**Your task**
Give back every record below precisely as written.

**Data provided**
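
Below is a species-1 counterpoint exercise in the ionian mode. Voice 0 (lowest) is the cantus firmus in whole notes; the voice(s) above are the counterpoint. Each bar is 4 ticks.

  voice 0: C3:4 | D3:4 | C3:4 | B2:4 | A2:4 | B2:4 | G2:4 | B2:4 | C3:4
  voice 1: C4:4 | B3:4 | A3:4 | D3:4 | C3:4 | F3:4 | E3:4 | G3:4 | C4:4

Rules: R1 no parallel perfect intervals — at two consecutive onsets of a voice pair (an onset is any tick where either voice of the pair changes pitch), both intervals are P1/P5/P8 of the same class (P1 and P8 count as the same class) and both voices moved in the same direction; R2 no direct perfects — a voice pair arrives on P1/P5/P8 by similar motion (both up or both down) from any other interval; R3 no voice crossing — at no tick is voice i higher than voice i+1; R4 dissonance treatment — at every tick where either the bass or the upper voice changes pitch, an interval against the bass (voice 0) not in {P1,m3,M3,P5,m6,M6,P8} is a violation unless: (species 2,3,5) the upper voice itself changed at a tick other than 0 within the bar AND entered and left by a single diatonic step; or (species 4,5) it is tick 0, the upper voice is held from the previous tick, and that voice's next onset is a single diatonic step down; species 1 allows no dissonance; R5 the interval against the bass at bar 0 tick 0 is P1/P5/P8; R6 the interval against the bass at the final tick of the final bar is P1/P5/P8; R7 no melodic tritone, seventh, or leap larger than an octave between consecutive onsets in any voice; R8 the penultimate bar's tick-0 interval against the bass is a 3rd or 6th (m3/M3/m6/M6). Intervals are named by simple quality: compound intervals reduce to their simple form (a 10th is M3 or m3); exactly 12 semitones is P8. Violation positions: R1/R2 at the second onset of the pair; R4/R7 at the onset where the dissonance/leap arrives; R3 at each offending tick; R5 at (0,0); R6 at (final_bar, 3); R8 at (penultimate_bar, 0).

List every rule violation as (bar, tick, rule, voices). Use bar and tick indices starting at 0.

bar 0: v0=C3 v1=C4 downbeat P8
bar 1: v0=D3 v1=B3 downbeat M6
bar 2: v0=C3 v1=A3 downbeat M6
bar 3: v0=B2 v1=D3 downbeat m3
bar 4: v0=A2 v1=C3 downbeat m3
bar 5: v0=B2 v1=F3 downbeat TT
bar 6: v0=G2 v1=E3 downbeat M6
bar 7: v0=B2 v1=G3 downbeat m6
bar 8: v0=C3 v1=C4 downbeat P8
  -> R4 @ bar 5 tick 0 v(0, 1): B2/F3 TT untreated
  -> R2 @ bar 8 tick 0 v(0, 1): B2/G3 m6 -> C3/C4 P8 similar

(5, 0, R4, (0, 1))
(8, 0, R2, (0, 1))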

**Response area**
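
Below is a species-1 counterpoint exercise in the ionian mode. Voice 0 (lowest) is the cantus firmus in whole notes; the voice(s) above are the counterpoint. Each bar is 4 ticks.

  voice 0: C3:4 | D3:4 | C3:4 | B2:4 | A2:4 | B2:4 | G2:4 | B2:4 | C3:4
  voice 1: C4:4 | B3:4 | A3:4 | D3:4 | C3:4 | F3:4 | E3:4 | G3:4 | C4:4

Rules: R1 no parallel perfect intervals — at two consecutive onsets of a voice pair (an onset is any tick where either voice of the pair changes pitch), both intervals are P1/P5/P8 of the same class (P1 and P8 count as the same class) and both voices moved in the same direction; R2 no direct perfects — a voice pair arrives on P1/P5/P8 by similar motion (both up or both down) from any other interval; R3 no voice crossing — at no tick is voice i higher than voice i+1; R4 dissonance treatment — at every tick where either the bass or the upper voice changes pitch, an interval against the bass (voice 0) not in {P1,m3,M3,P5,m6,M6,P8} is a violation unless: (species 2,3,5) the upper voice itself changed at a tick other than 0 within the bar AND entered and left by a single diatonic step; or (species 4,5) it is tick 0, the upper voice is held from the previous tick, and that voice's next onset is a single diatonic step down; species 1 allows no dissonance; R5 the interval against the bass at bar 0 tick 0 is P1/P5/P8; R6 the interval against the bass at the final tick of the final bar is P1/P5/P8; R7 no melodic tritone, seventh, or leap larger than an octave between consecutive onsets in any voice; R8 the penultimate bar's tick-0 interval against the bass is a 3rd or 6th (m3/M3/m6/M6). Intervals are named by simple quality: compound intervals reduce to their simple form (a 10th is M3 or m3); exactly 12 semitones is P8. Violation positions: R1/R2 at the second onset of the pair; R4/R7 at the onset where the dissonance/leap arrives; R3 at each offending tick; R5 at (0,0); R6 at (final_bar, 3); R8 at (penultimate_bar, 0).

List every rule violation as (bar, tick, rule, voices). Use bar and tick indices starting at 0.

bar 0: v0=C3 v1=C4 downbeat P8
bar 1: v0=D3 v1=B3 downbeat M6
bar 2: v0=C3 v1=A3 downbeat M6
bar 3: v0=B2 v1=D3 downbeat m3
bar 4: v0=A2 v1=C3 downbeat m3
bar 5: v0=B2 v1=F3 downbeat TT
bar 6: v0=G2 v1=E3 downbeat M6
bar 7: v0=B2 v1=G3 downbeat m6
bar 8: v0=C3 v1=C4 downbeat P8
  -> R4 @ bar 5 tick 0 v(0, 1): B2/F3 TT untreated
  -> R2 @ bar 8 tick 0 v(0, 1): B2/G3 m6 -> C3/C4 P8 similar

(5, 0, R4, (0, 1))
(8, 0, R2, (0, 1))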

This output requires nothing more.